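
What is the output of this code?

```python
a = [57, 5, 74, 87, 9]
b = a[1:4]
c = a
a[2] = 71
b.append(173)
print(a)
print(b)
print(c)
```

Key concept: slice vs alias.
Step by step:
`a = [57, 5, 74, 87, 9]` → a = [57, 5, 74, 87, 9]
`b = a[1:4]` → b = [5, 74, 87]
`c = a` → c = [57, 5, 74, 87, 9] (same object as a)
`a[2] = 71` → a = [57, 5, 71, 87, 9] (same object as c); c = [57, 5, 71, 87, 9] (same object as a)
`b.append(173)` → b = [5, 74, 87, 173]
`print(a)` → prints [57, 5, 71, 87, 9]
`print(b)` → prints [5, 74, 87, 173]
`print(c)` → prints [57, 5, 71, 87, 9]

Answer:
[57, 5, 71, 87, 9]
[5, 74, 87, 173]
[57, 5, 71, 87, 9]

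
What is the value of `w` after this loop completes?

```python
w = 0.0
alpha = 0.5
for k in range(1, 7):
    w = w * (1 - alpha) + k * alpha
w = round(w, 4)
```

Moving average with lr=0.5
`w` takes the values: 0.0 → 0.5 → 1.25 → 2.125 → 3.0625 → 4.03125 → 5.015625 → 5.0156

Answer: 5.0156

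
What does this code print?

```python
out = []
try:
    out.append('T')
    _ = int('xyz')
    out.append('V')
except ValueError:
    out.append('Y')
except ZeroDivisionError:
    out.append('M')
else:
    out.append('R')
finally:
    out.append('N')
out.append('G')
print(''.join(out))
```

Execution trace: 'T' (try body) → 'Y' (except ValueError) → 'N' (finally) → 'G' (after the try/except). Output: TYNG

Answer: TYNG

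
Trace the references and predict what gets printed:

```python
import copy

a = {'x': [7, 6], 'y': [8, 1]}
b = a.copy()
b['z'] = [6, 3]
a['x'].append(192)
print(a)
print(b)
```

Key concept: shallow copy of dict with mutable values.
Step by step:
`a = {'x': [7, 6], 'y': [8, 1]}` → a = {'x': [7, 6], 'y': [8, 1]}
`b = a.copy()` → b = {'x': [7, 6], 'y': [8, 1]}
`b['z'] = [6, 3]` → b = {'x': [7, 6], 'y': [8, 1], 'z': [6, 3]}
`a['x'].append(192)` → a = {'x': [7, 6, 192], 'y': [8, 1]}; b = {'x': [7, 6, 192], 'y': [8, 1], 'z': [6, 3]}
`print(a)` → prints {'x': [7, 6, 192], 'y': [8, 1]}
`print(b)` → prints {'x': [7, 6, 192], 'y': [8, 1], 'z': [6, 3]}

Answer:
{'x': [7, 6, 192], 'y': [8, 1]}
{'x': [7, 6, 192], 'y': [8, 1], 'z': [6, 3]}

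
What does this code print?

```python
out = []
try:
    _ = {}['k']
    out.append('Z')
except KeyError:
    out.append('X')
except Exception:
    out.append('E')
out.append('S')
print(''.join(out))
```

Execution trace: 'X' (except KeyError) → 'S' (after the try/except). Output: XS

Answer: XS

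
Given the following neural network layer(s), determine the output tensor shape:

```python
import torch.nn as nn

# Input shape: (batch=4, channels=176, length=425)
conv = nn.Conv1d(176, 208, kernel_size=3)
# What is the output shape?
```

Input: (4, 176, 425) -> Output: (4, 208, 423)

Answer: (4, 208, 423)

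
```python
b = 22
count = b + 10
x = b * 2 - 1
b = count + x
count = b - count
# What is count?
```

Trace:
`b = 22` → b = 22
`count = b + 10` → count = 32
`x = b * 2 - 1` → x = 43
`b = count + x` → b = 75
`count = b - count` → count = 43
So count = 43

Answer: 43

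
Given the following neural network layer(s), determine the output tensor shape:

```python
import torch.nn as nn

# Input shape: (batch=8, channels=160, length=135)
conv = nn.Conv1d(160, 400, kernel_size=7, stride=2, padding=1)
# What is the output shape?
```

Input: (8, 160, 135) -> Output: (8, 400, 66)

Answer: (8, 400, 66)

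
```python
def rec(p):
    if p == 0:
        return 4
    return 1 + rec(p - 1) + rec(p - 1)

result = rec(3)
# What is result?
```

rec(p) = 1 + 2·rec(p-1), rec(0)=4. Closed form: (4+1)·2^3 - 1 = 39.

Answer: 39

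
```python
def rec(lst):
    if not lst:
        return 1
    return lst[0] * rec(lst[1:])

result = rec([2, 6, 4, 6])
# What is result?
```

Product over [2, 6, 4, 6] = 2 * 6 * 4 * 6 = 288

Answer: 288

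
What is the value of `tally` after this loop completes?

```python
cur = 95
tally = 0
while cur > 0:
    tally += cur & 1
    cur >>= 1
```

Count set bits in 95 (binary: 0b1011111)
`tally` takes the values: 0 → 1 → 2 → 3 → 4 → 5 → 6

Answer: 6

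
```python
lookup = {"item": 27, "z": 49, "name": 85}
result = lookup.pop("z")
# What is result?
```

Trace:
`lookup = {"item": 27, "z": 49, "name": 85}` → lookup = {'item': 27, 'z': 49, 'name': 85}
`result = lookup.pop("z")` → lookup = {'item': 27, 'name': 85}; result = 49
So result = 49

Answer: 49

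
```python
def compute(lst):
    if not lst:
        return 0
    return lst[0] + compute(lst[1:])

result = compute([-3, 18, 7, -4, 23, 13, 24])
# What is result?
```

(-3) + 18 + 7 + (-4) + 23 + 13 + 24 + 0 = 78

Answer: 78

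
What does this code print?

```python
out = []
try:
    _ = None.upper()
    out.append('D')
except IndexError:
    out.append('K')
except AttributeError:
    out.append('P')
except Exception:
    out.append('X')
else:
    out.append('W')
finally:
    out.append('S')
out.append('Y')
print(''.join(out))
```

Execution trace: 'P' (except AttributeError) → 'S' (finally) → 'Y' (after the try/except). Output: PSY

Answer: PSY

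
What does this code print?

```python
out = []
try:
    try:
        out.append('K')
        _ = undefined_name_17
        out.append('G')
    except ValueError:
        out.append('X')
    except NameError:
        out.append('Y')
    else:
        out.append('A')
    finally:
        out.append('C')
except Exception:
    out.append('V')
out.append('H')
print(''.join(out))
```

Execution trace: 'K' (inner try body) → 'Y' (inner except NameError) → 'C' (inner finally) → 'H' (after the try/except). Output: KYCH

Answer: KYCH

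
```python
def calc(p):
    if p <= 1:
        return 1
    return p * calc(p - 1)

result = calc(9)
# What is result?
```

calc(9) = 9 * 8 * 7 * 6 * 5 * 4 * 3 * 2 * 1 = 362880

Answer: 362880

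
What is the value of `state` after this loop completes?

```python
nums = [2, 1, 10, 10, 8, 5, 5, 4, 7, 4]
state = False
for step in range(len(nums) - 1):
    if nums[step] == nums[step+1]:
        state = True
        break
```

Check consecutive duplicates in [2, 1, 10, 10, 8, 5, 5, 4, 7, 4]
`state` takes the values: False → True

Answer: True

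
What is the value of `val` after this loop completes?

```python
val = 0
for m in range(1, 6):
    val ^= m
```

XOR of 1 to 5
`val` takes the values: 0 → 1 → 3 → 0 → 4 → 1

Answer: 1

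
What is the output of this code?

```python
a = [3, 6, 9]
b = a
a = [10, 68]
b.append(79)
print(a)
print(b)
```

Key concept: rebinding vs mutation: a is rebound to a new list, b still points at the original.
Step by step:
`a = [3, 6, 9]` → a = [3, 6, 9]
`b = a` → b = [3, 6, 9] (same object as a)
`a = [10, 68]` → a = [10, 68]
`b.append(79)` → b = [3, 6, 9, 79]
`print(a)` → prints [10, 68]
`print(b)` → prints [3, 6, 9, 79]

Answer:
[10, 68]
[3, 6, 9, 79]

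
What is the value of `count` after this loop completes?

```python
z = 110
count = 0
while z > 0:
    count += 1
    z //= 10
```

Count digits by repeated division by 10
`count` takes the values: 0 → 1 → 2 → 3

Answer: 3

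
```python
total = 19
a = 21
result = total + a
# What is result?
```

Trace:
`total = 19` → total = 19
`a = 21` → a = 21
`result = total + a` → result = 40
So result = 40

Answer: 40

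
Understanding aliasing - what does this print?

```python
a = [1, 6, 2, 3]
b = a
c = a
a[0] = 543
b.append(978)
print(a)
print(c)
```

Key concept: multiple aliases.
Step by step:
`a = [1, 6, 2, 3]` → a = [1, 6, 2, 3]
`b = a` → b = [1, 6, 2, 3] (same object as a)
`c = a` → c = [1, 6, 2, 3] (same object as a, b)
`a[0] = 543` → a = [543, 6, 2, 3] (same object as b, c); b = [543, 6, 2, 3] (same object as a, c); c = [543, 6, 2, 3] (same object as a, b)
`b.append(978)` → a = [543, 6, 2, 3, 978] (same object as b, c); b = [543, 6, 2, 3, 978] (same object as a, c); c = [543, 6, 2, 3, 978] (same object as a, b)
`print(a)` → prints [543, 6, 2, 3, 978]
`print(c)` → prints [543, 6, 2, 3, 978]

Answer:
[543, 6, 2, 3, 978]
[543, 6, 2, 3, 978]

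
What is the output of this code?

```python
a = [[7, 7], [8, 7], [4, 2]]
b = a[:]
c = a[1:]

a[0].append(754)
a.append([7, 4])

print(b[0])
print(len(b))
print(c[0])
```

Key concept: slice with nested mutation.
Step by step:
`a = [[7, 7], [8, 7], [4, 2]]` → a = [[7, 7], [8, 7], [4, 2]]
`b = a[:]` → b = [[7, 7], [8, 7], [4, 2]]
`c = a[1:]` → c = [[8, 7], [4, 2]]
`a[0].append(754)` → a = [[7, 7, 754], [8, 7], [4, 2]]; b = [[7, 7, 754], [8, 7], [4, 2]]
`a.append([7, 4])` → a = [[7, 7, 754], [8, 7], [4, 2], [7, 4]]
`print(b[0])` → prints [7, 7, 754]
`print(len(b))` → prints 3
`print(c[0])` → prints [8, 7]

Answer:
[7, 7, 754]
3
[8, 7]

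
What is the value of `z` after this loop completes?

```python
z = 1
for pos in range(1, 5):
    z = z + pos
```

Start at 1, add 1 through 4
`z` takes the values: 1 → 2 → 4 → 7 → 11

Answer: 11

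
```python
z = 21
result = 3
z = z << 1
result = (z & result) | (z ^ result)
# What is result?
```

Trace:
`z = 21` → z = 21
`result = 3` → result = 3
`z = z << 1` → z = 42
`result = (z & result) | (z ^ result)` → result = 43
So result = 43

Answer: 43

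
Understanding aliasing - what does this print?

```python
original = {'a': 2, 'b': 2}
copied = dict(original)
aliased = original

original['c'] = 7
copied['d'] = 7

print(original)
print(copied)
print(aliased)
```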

——————————

## PROBLEM DETAILS:
Find the word "return" in the entries above, then copy each line that holds it.

## RESULT:
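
        return 4
    return 1 + rec(p - 1) + rec(p - 1)
        return 1
    return lst[0] * rec(lst[1:])
        return 0
    return lst[0] + compute(lst[1:])
        return 1
    return p * calc(p - 1)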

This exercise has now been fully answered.